··· GIVEN RECORDS

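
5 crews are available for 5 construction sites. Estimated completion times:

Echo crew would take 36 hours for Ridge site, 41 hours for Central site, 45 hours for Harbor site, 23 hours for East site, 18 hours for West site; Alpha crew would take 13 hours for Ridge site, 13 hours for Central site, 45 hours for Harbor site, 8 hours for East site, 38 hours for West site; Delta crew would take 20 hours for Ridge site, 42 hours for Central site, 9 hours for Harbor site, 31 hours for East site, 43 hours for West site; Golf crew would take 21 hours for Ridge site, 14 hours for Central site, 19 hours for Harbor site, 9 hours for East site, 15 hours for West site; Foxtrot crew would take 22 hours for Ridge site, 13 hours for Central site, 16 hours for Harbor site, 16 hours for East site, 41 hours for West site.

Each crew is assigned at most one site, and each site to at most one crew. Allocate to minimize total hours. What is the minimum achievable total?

Min total: 62 hours

Optimal: Echo crew→West site (18 hours), Alpha crew→Ridge site (13 hours), Delta crew→Harbor site (9 hours), Golf crew→East site (9 hours), Foxtrot crew→Central site (13 hours) — total 18+13+9+9+13 = 62 hours.
Min-entry greedy (repeatedly take the single cheapest remaining cell) gives 81 hours, worse by 19.
Next-best assignment: Echo crew→West site, Alpha crew→East site, Delta crew→Harbor site, Golf crew→Ridge site, Foxtrot crew→Central site = 69 hours.
Every other assignment is strictly worse.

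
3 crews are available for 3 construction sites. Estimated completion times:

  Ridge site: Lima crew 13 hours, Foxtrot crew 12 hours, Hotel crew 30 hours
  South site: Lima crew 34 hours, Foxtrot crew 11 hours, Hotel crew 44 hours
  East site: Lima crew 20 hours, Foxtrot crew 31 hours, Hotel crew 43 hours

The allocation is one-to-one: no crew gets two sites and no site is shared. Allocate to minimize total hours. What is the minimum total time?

Min total: 61 hours

Optimal: Lima crew→East site (20 hours), Foxtrot crew→South site (11 hours), Hotel crew→Ridge site (30 hours) — total 20+11+30 = 61 hours.
Min-entry greedy (repeatedly take the single cheapest remaining cell) gives 67 hours, worse by 6.
Next-best assignment: Lima crew→Ridge site, Foxtrot crew→South site, Hotel crew→East site = 67 hours.
Swapping Foxtrot crew↔Lima crew (Foxtrot crew→East site 31 hours, Lima crew→South site 34 hours) adds 34.
No other one-to-one assignment undercuts 61 hours.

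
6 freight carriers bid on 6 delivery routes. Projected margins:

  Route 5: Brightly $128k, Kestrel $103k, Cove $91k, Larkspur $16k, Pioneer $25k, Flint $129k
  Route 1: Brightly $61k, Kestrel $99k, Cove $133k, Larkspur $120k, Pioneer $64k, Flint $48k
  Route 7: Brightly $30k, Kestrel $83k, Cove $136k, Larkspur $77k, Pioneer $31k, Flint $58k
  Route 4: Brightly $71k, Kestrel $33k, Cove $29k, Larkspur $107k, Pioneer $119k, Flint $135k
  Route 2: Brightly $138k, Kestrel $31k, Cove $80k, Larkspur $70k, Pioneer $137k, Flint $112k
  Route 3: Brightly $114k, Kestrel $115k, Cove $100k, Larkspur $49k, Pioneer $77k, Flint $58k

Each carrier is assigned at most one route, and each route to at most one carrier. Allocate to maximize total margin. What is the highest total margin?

Max total: $771k

This is the linear assignment problem.
Optimal: Brightly→Route 5 ($128k), Kestrel→Route 3 ($115k), Cove→Route 7 ($136k), Larkspur→Route 1 ($120k), Pioneer→Route 2 ($137k), Flint→Route 4 ($135k) — total 128+115+136+120+137+135 = $771k.
Max-entry greedy (repeatedly take the single best remaining cell) gives $669k, worse by 102.
Swapping Larkspur↔Cove (Larkspur→Route 7 $77k, Cove→Route 1 $133k) loses 46.
Every other assignment is strictly worse.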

······

* WORK ITEM: Every line above that holds the string "available" should be copied out.

* ANSWER:
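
5 crews are available for 5 construction sites. Estimated completion times:
3 crews are available for 3 construction sites. Estimated completion times: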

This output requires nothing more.